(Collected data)
--------------------------------
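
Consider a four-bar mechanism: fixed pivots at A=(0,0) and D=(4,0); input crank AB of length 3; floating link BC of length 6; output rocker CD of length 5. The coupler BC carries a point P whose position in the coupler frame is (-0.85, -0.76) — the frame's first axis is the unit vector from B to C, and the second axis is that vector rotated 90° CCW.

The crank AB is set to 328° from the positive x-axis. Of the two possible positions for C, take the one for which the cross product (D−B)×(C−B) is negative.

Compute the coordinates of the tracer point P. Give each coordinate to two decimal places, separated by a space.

A=(0,0), D=(4.00,0)
B = A + 3.00·(cos328°, sin328°) = (2.5441, -1.5898)
|BD| = 2.1557
circle(B,6.00) ∩ circle(D,5.00): a=3.6293, h=4.7779
  candidates: C₊=(1.4716,4.3136) cross=10.300; C₋=(8.5189,-2.1401) cross=-10.300
  mode - wants cross < 0 → take C=(8.5189,-2.1401) (cross=-10.300)
ex = (C−B)/|BC| = (0.9958,-0.0917); ey = (0.0917,0.9958)
P = B + -0.85·ex + -0.76·ey = (1.6280,-2.2686)

1.63 -2.27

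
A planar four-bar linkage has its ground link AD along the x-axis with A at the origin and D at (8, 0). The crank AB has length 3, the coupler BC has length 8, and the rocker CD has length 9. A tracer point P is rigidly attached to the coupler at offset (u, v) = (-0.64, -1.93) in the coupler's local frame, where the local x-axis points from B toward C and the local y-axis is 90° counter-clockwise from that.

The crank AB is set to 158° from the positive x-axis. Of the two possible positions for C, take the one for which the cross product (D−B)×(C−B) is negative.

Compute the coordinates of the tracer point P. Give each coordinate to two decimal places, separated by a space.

A=(0,0), D=(8.00,0)
B = A + 3.00·(cos158°, sin158°) = (-2.7816, 1.1238)
|BD| = 10.8400
circle(B,8.00) ∩ circle(D,9.00): a=4.6358, h=6.5199
  candidates: C₊=(2.5053,7.1280) cross=70.675; C₋=(1.1534,-5.8415) cross=-70.675
  mode - wants cross < 0 → take C=(1.1534,-5.8415) (cross=-70.675)
ex = (C−B)/|BC| = (0.4919,-0.8707); ey = (0.8707,0.4919)
P = B + -0.64·ex + -1.93·ey = (-4.7767,0.7317)

-4.78 0.73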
--------------------------------
[PROBLEM TO SOLVE]:
Lines from the top of the data above through the line containing "A planar four-bar" must be repeated exactly. All other lines stay out.

[SOLUTION BELOW]:
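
Consider a four-bar mechanism: fixed pivots at A=(0,0) and D=(4,0); input crank AB of length 3; floating link BC of length 6; output rocker CD of length 5. The coupler BC carries a point P whose position in the coupler frame is (-0.85, -0.76) — the frame's first axis is the unit vector from B to C, and the second axis is that vector rotated 90° CCW.

The crank AB is set to 328° from the positive x-axis. Of the two possible positions for C, take the one for which the cross product (D−B)×(C−B) is negative.

Compute the coordinates of the tracer point P. Give each coordinate to two decimal places, separated by a space.

A=(0,0), D=(4.00,0)
B = A + 3.00·(cos328°, sin328°) = (2.5441, -1.5898)
|BD| = 2.1557
circle(B,6.00) ∩ circle(D,5.00): a=3.6293, h=4.7779
  candidates: C₊=(1.4716,4.3136) cross=10.300; C₋=(8.5189,-2.1401) cross=-10.300
  mode - wants cross < 0 → take C=(8.5189,-2.1401) (cross=-10.300)
ex = (C−B)/|BC| = (0.9958,-0.0917); ey = (0.0917,0.9958)
P = B + -0.85·ex + -0.76·ey = (1.6280,-2.2686)

1.63 -2.27

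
A planar four-bar linkage has its ground link AD along the x-axis with A at the origin and D at (8, 0). The crank AB has length 3, the coupler BC has length 8, and the rocker CD has length 9. A tracer point P is rigidly attached to the coupler at offset (u, v) = (-0.64, -1.93) in the coupler's local frame, where the local x-axis points from B toward C and the local y-axis is 90° counter-clockwise from that.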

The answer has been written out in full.